━━ Recorded information ━━
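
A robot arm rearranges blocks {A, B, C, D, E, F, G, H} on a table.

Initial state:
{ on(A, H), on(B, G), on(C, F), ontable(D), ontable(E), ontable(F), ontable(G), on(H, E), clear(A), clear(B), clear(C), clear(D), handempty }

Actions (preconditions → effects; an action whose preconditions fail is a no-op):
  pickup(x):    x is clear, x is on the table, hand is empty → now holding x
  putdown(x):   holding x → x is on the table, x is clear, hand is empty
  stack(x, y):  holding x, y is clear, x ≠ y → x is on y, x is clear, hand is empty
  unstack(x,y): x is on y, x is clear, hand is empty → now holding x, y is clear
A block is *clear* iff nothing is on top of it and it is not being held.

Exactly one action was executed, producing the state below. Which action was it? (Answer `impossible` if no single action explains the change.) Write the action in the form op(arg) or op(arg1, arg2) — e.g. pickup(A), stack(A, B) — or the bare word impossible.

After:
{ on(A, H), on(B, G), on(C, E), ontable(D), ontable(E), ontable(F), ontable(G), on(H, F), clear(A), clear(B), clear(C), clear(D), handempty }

impossible

target: towers=[D; E/C; F/H/A; G/B] holding=-
     unstack(A, H) → towers=[D; E/H; F/C; G/B] holding=A
     unstack(B, G) → towers=[D; E/H/A; F/C; G] holding=B
         pickup(D) → towers=[E/H/A; F/C; G/B] holding=D
     unstack(C, F) → towers=[D; E/H/A; F; G/B] holding=C
none of the 4 applicable actions match → impossible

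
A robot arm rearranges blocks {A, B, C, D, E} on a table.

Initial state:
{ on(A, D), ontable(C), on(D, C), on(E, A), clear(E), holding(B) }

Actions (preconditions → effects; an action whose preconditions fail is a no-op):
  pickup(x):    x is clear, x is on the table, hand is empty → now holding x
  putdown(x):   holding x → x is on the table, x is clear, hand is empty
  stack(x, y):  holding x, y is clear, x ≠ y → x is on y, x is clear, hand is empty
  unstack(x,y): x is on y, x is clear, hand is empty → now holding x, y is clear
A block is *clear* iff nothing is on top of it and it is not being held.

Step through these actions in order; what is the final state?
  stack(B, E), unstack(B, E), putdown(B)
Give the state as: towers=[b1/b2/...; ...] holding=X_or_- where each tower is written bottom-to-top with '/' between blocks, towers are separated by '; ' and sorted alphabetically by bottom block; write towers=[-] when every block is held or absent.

towers=[B; C/D/A/E] holding=-

step 1 (stack(B, E)): towers=[C/D/A/E/B] holding=-
step 2 (unstack(B, E)): towers=[C/D/A/E] holding=B
step 3 (putdown(B)): towers=[B; C/D/A/E] holding=-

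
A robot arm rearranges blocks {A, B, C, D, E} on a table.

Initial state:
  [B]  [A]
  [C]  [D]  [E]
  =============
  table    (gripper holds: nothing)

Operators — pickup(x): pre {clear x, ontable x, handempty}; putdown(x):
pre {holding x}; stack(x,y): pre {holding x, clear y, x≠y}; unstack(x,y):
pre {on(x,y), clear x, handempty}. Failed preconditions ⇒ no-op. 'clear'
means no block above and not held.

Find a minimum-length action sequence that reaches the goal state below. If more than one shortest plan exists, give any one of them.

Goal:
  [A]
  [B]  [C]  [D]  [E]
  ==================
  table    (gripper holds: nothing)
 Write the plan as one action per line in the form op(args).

step 1 (unstack(B, C)): towers=[C; D/A; E] holding=B
step 2 (putdown(B)): towers=[B; C; D/A; E] holding=-
step 3 (unstack(A, D)): towers=[B; C; D; E] holding=A
step 4 (stack(A, B)): towers=[B/A; C; D; E] holding=-
goal check: towers=[B/A; C; D; E] holding=- — reached (length 4, optimal by BFS)

unstack(B, C)
putdown(B)
unstack(A, D)
stack(A, B)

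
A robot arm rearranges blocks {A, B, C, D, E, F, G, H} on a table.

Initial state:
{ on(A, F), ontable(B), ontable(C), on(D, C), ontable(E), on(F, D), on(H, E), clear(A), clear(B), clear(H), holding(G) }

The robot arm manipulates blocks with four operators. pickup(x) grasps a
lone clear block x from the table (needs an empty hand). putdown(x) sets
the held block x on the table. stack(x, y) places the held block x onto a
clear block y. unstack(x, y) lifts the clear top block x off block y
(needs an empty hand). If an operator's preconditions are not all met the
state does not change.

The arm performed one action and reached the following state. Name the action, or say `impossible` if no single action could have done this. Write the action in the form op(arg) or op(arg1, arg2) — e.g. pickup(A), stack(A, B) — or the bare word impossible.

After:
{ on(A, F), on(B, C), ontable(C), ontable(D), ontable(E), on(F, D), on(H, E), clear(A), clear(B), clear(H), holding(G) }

impossible

target: towers=[C/B; D/F/A; E/H] holding=G
        putdown(G) → towers=[B; C/D/F/A; E/H; G] holding=-
       stack(G, A) → towers=[B; C/D/F/A/G; E/H] holding=-
       stack(G, H) → towers=[B; C/D/F/A; E/H/G] holding=-
       stack(G, B) → towers=[B/G; C/D/F/A; E/H] holding=-
none of the 4 applicable actions match → impossible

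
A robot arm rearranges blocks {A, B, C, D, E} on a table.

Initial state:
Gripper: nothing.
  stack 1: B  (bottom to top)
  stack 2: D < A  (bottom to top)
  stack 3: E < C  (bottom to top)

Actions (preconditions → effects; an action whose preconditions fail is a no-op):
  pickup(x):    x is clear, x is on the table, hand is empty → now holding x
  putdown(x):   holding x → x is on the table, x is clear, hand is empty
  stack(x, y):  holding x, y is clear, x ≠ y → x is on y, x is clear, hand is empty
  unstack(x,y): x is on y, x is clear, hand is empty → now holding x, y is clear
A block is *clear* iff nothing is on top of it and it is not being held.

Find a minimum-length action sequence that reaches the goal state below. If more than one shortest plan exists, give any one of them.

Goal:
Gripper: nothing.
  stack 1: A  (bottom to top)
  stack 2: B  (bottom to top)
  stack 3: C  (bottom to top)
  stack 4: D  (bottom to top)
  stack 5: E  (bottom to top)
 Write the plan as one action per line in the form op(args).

unstack(A, D)
putdown(A)
unstack(C, E)
putdown(C)

step 1 (unstack(A, D)): towers=[B; D; E/C] holding=A
step 2 (putdown(A)): towers=[A; B; D; E/C] holding=-
step 3 (unstack(C, E)): towers=[A; B; D; E] holding=C
step 4 (putdown(C)): towers=[A; B; C; D; E] holding=-
goal check: towers=[A; B; C; D; E] holding=- — reached (length 4, optimal by BFS)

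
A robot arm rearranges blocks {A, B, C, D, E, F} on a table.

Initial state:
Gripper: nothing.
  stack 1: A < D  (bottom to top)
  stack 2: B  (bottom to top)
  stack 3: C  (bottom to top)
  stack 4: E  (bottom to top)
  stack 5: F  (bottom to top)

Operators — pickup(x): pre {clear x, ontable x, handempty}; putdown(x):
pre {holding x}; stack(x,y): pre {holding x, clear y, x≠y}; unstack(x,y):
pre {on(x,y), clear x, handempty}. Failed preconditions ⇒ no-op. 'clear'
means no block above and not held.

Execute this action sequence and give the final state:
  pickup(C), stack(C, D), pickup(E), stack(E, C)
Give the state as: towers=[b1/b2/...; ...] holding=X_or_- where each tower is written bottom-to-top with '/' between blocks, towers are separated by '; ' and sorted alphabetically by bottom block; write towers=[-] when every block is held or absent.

towers=[A/D/C/E; B; F] holding=-

step 1 (pickup(C)): towers=[A/D; B; E; F] holding=C
step 2 (stack(C, D)): towers=[A/D/C; B; E; F] holding=-
step 3 (pickup(E)): towers=[A/D/C; B; F] holding=E
step 4 (stack(E, C)): towers=[A/D/C/E; B; F] holding=-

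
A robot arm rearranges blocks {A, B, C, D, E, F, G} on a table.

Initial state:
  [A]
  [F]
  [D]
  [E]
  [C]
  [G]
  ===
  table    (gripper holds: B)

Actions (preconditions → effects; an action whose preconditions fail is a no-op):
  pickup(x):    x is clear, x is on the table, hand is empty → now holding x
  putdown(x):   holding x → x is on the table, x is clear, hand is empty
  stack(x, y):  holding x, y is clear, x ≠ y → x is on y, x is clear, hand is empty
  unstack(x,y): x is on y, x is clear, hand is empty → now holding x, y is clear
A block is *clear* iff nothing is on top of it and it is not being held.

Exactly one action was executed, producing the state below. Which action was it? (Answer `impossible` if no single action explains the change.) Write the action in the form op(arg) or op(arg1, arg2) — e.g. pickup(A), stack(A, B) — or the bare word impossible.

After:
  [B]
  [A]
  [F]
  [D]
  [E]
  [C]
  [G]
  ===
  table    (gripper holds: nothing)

stack(B, A)

target: towers=[G/C/E/D/F/A/B] holding=-
        putdown(B) → towers=[B; G/C/E/D/F/A] holding=-
       stack(B, A) → towers=[G/C/E/D/F/A/B] holding=-  ← match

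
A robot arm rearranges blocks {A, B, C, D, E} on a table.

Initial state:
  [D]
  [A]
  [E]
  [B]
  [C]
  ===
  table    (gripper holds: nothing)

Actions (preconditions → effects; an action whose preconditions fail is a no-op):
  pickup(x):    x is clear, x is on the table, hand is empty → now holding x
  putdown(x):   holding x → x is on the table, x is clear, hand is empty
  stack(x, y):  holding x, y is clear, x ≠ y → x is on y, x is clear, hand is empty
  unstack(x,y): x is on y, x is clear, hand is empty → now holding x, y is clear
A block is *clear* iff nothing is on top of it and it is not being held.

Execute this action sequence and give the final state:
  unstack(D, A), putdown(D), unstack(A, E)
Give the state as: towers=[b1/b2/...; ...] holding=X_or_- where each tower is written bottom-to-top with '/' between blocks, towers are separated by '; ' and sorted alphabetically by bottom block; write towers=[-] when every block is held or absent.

towers=[C/B/E; D] holding=A

step 1 (unstack(D, A)): towers=[C/B/E/A] holding=D
step 2 (putdown(D)): towers=[C/B/E/A; D] holding=-
step 3 (unstack(A, E)): towers=[C/B/E; D] holding=A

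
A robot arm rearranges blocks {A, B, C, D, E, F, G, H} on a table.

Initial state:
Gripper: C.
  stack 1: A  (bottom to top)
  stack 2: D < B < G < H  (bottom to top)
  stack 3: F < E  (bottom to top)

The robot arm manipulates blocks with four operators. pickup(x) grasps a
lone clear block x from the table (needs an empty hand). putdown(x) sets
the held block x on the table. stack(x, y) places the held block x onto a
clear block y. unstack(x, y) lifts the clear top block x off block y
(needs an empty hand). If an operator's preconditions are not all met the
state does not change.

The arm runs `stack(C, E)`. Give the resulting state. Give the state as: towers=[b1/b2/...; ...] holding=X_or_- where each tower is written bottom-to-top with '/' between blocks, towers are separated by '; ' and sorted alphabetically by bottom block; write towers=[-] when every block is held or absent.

towers=[A; D/B/G/H; F/E/C] holding=-

before: towers=[A; D/B/G/H; F/E] holding=C
pre[stack(C, E)]: holding(C) yes, clear(E) yes, C≠E yes
all met → apply stack(C, E)
after:  towers=[A; D/B/G/H; F/E/C] holding=-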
━━━
> [Problem description]:
Nothing should be returned except the lines from the one containing "stack 2: D < B" through the last line of the data, each restated word for word.

> [Solution to the problem]:
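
  stack 2: D < B < G < H  (bottom to top)
  stack 3: F < E  (bottom to top)

The robot arm manipulates blocks with four operators. pickup(x) grasps a
lone clear block x from the table (needs an empty hand). putdown(x) sets
the held block x on the table. stack(x, y) places the held block x onto a
clear block y. unstack(x, y) lifts the clear top block x off block y
(needs an empty hand). If an operator's preconditions are not all met the
state does not change.

The arm runs `stack(C, E)`. Give the resulting state. Give the state as: towers=[b1/b2/...; ...] holding=X_or_- where each tower is written bottom-to-top with '/' between blocks, towers are separated by '; ' and sorted alphabetically by bottom block; write towers=[-] when every block is held or absent.

towers=[A; D/B/G/H; F/E/C] holding=-

before: towers=[A; D/B/G/H; F/E] holding=C
pre[stack(C, E)]: holding(C) yes, clear(E) yes, C≠E yes
all met → apply stack(C, E)
after:  towers=[A; D/B/G/H; F/E/C] holding=-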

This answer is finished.